Stored data:

=== Begin Enclosure ===

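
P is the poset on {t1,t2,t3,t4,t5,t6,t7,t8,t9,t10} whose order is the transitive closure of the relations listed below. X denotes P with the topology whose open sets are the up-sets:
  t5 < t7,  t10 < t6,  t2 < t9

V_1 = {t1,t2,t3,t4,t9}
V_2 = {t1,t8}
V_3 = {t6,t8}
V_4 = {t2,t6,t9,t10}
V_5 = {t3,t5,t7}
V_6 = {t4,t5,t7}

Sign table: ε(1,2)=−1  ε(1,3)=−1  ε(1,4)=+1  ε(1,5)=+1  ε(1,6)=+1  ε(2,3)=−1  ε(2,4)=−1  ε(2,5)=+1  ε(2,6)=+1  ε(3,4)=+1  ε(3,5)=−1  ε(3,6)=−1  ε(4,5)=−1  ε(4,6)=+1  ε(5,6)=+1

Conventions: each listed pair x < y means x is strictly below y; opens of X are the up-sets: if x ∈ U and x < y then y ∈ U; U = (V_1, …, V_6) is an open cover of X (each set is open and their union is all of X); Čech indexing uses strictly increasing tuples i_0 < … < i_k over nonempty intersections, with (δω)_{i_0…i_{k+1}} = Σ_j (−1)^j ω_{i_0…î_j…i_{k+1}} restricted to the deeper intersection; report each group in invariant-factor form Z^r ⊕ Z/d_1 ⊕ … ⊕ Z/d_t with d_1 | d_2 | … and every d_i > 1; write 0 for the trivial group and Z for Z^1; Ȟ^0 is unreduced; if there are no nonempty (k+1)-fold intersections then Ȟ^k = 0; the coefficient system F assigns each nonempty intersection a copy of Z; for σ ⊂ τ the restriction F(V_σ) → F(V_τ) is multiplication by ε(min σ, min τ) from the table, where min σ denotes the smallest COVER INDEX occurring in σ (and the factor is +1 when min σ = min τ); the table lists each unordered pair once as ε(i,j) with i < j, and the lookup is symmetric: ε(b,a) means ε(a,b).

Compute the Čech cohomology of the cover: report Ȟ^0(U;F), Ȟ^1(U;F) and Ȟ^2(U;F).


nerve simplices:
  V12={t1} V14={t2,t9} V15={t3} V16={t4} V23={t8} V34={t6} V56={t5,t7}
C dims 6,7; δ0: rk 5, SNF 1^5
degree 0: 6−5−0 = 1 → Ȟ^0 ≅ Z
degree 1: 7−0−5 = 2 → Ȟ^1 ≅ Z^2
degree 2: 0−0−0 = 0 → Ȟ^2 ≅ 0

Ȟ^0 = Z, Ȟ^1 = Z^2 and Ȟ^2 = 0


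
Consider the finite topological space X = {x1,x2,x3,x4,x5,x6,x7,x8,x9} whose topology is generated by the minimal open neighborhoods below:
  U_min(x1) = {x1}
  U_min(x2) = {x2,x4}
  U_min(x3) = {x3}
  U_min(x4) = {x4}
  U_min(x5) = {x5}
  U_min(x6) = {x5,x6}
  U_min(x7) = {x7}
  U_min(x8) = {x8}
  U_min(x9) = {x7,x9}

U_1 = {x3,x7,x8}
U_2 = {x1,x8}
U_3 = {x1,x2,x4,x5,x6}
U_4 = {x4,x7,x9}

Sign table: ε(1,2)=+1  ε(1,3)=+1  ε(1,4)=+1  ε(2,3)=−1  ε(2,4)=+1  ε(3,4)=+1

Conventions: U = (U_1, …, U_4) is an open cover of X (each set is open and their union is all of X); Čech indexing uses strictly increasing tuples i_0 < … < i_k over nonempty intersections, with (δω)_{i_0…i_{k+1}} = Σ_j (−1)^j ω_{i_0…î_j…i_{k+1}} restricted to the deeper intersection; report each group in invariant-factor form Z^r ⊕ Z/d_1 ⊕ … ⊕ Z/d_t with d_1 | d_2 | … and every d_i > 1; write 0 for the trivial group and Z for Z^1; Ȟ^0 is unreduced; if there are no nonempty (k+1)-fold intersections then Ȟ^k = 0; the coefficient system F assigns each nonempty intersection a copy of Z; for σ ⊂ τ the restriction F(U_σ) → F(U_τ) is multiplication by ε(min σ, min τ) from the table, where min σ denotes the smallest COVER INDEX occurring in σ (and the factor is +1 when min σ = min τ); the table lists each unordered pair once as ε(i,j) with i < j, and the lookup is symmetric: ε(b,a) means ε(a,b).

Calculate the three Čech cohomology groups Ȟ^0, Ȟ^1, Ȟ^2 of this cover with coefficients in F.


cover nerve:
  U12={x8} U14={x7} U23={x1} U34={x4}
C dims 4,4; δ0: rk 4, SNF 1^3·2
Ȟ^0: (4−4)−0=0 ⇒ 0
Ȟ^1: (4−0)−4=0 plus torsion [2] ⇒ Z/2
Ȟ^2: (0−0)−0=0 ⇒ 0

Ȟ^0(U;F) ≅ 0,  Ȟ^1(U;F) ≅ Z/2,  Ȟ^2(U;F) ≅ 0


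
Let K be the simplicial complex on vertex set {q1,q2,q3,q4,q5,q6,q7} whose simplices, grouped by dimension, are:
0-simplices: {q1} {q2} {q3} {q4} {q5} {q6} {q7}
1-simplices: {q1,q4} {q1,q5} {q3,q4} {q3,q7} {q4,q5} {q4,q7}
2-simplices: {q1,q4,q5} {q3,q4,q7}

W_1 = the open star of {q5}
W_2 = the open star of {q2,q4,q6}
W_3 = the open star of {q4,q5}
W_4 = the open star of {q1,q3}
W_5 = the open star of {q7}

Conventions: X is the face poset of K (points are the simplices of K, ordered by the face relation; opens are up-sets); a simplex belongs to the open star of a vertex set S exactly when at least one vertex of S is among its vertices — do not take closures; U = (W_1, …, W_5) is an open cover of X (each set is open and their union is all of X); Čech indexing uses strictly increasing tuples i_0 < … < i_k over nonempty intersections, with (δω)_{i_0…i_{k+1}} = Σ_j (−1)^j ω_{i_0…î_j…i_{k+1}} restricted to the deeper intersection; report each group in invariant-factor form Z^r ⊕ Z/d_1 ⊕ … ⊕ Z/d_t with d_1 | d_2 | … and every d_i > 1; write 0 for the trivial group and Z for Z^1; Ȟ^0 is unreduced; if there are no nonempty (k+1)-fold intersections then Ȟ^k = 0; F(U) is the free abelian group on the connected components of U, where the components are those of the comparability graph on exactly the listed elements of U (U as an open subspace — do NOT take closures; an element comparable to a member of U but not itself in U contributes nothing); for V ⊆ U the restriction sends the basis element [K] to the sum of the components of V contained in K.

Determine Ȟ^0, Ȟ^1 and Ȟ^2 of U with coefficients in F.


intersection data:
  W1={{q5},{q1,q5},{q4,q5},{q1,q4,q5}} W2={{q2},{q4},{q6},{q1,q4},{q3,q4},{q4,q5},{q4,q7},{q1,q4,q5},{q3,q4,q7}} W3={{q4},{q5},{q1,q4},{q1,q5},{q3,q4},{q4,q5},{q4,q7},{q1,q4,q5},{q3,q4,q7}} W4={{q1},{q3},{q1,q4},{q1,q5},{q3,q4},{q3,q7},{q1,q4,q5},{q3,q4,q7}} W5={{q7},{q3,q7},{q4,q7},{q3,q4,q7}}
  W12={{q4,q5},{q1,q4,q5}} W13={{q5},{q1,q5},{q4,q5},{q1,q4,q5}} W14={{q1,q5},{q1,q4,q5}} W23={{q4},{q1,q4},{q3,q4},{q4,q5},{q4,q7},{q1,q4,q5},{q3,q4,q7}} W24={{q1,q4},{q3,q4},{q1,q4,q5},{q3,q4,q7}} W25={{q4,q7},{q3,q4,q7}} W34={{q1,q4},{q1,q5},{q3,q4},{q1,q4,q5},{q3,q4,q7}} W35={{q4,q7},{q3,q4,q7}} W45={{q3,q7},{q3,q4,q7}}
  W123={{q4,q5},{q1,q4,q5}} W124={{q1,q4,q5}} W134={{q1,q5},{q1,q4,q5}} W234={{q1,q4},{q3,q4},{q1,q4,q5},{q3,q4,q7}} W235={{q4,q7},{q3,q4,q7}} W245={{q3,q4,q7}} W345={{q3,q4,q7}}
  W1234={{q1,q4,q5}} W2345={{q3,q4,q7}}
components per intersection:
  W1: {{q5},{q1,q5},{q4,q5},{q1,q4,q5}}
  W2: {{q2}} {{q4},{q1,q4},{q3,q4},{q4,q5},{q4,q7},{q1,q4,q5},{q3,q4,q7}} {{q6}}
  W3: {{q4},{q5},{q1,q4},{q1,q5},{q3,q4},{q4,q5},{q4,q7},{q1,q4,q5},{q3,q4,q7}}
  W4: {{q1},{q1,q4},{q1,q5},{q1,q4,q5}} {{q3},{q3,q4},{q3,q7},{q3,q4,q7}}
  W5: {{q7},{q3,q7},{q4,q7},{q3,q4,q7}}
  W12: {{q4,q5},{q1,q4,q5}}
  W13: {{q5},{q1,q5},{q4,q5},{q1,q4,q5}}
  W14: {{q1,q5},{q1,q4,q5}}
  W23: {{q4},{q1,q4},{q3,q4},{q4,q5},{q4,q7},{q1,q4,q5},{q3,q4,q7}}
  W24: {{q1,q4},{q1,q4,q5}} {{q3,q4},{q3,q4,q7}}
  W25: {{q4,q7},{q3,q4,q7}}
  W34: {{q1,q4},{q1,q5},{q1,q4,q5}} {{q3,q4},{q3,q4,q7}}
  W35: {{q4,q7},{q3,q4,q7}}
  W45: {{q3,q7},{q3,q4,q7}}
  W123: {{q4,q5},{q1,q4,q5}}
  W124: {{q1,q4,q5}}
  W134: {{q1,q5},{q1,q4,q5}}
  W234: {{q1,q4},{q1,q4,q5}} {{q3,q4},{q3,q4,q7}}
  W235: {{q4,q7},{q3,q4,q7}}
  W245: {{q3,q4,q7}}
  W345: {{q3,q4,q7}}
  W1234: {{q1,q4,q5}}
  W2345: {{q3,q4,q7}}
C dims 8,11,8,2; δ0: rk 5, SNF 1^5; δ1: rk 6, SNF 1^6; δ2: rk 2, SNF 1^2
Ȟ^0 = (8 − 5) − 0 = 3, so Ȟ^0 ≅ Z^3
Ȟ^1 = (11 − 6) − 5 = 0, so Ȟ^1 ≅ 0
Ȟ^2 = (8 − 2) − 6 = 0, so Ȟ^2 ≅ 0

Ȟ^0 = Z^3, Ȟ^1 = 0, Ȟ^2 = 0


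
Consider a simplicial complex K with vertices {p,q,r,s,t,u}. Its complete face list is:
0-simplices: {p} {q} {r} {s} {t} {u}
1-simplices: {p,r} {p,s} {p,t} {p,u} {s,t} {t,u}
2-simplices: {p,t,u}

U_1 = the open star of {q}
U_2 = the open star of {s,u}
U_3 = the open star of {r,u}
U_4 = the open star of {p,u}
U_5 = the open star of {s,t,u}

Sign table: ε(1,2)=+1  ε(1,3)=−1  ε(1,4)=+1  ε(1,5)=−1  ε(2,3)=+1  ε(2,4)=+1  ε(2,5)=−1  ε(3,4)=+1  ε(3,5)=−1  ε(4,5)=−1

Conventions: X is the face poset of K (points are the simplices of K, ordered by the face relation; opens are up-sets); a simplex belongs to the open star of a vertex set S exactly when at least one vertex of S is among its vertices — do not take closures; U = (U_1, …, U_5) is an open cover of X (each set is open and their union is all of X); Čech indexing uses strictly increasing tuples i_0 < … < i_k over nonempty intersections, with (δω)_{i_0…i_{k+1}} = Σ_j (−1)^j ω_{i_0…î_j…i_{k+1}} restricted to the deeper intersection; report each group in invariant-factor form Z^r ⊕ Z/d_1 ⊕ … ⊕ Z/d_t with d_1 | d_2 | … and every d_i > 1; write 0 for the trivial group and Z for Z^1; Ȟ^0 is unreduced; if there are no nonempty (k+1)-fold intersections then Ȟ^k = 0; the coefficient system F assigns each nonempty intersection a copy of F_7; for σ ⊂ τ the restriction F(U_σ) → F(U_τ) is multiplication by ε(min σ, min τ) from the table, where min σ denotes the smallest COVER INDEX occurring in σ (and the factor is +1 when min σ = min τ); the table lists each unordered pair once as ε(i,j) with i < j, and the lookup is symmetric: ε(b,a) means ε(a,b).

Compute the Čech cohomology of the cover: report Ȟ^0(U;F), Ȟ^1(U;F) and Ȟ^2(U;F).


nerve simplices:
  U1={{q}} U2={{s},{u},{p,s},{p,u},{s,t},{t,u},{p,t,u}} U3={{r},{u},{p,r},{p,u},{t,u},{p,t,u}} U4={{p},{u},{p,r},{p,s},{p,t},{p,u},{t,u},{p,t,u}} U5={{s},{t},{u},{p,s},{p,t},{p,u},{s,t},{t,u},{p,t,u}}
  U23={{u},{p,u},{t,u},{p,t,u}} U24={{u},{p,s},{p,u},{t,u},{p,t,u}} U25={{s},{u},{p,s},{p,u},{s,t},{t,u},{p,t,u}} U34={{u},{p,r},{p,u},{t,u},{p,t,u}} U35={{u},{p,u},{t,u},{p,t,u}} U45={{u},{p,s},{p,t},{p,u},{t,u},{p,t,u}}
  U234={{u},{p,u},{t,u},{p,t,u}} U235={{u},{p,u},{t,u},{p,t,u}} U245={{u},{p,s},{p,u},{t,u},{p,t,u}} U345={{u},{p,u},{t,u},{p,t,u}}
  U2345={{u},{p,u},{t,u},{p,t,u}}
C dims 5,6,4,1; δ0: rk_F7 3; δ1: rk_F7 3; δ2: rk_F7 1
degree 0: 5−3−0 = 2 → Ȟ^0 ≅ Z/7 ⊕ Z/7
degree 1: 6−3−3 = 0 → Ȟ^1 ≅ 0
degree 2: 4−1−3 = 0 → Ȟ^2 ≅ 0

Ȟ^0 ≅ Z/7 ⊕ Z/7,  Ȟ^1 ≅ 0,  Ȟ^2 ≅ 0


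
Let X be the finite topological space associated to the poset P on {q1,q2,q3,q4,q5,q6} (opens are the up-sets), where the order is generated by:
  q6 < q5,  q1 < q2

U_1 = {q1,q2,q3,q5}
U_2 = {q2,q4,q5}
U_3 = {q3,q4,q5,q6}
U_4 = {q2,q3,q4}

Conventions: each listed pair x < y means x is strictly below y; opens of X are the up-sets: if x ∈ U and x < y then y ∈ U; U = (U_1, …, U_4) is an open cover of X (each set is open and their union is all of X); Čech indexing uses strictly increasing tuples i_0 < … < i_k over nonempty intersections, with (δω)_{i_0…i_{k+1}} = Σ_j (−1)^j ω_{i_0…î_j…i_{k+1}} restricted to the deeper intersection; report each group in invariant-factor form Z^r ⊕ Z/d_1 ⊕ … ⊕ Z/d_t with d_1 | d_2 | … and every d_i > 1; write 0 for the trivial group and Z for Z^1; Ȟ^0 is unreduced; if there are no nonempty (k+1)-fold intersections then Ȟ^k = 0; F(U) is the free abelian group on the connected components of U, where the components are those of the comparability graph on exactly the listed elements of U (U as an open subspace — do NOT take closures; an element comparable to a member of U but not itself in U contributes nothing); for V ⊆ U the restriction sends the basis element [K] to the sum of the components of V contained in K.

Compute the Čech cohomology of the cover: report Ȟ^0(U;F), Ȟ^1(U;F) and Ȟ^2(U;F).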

=== End Enclosure ===

- _TRY IT_
Copy out each line of the data that includes the string "Consider".

- _SOLUTION TO THE EXERCISE_
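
Consider the finite topological space X = {x1,x2,x3,x4,x5,x6,x7,x8,x9} whose topology is generated by the minimal open neighborhoods below:
Consider a simplicial complex K with vertices {p,q,r,s,t,u}. Its complete face list is: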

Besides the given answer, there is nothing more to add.